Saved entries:
*-*-*
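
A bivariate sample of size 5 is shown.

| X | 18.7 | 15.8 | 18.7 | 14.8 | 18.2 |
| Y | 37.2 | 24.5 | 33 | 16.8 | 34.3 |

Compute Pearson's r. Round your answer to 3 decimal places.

n = 5, ΣX = 86.2, ΣY = 145.8, ΣX² = 1499.3, ΣY² = 4531.82, ΣXY = 2572.74
nΣXY − ΣXΣY = 12863.7 − 12567.96 = 295.74
nΣX² − (ΣX)² = 7496.5 − 7430.44 = 66.06; nΣY² − (ΣY)² = 22659.1 − 21257.64 = 1401.46
r = 295.74 / √(66.06 × 1401.46) = 295.74 / 304.2704 ≈ 0.972

0.972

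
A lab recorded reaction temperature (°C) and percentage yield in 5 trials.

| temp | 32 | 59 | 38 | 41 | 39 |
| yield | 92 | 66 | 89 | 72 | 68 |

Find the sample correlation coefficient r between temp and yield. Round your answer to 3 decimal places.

-0.710

n = 5, Σx = 209, Σy = 387, Σx² = 9151, Σy² = 30549, Σxy = 15824
nΣxy − ΣxΣy = 79120 − 80883 = -1763
nΣx² − (Σx)² = 45755 − 43681 = 2074; nΣy² − (Σy)² = 152745 − 149769 = 2976
r = -1763 / √(2074 × 2976) = -1763 / 2484.3961 ≈ -0.710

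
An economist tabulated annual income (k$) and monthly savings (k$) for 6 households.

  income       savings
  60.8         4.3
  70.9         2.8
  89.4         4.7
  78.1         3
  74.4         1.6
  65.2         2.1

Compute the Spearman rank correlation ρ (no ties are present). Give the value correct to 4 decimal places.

0.2571

Rank income: 1, 3, 6, 5, 4, 2
Rank savings: 5, 3, 6, 4, 1, 2
d = rank(income) − rank(savings): -4, 0, 0, 1, 3, 0; Σd² = 26
ρ = 1 − 6Σd² / [n(n²−1)] = 1 − 6×26 / (6×35) = 1 − 156/210 ≈ 0.2571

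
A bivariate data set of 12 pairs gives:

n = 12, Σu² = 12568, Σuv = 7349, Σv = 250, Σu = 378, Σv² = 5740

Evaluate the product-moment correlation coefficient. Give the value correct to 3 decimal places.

r = (nΣuv − ΣuΣv) / √[(nΣu² − (Σu)²)(nΣv² − (Σv)²)]
Numerator: 12×7349 − 378×250 = -6312
Denominator: √[(150816 − 142884)(68880 − 62500)] = √[7932 × 6380] = 7113.8007
r = -6312 / 7113.8007 ≈ -0.887

-0.887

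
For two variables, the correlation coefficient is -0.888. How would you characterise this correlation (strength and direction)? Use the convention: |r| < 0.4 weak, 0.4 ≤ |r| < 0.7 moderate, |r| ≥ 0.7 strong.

strong negative

r = -0.888 < 0 so the relationship is negative.
|r| = 0.888, which falls in the strong range.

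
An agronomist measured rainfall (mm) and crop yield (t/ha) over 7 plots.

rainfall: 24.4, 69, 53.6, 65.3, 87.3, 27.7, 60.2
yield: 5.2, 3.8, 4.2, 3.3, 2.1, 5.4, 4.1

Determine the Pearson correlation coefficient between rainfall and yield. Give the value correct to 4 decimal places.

-0.9596

n = 7, Σx = 387.5, Σy = 28.1, Σx² = 24506.03, Σy² = 120.39, Σxy = 1409.42
nΣxy − ΣxΣy = 9865.94 − 10888.75 = -1022.81
nΣx² − (Σx)² = 171542.21 − 150156.25 = 21385.96; nΣy² − (Σy)² = 842.73 − 789.61 = 53.12
r = -1022.81 / √(21385.96 × 53.12) = -1022.81 / 1065.8434 ≈ -0.9596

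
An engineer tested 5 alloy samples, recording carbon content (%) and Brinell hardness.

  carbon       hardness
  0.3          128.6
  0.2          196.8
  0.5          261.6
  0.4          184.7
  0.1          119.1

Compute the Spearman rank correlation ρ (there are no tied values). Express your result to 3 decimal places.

Rank carbon: 3, 2, 5, 4, 1
Rank hardness: 2, 4, 5, 3, 1
d = rank(carbon) − rank(hardness): 1, -2, 0, 1, 0; Σd² = 6
ρ = 1 − 6Σd² / [n(n²−1)] = 1 − 6×6 / (5×24) = 1 − 36/120 ≈ 0.700

0.700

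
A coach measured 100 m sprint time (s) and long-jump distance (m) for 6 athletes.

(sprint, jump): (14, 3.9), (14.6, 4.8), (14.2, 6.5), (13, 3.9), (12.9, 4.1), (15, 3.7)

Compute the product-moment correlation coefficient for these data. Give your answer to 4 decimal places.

n = 6, Σx = 83.7, Σy = 26.9, Σx² = 1171.21, Σy² = 126.21, Σxy = 376.07
nΣxy − ΣxΣy = 2256.42 − 2251.53 = 4.89
nΣx² − (Σx)² = 7027.26 − 7005.69 = 21.57; nΣy² − (Σy)² = 757.26 − 723.61 = 33.65
r = 4.89 / √(21.57 × 33.65) = 4.89 / 26.9412 ≈ 0.1815

0.1815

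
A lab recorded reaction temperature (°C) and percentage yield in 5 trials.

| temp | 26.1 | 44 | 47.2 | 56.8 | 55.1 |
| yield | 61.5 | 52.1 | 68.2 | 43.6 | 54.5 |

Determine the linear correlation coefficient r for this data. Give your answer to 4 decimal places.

-0.5114

n = 5, Σx = 229.2, Σy = 279.9, Σx² = 11107.3, Σy² = 16019.11, Σxy = 12596.02
nΣxy − ΣxΣy = 62980.1 − 64153.08 = -1172.98
nΣx² − (Σx)² = 55536.5 − 52532.64 = 3003.86; nΣy² − (Σy)² = 80095.55 − 78344.01 = 1751.54
r = -1172.98 / √(3003.86 × 1751.54) = -1172.98 / 2293.7700 ≈ -0.5114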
*-*-*
◆ **WORK INSTRUCTION**: Your reply must consist of one number, the count of lines in the entries that hold "measured".

◆ **YOUR RESPONSE**: 2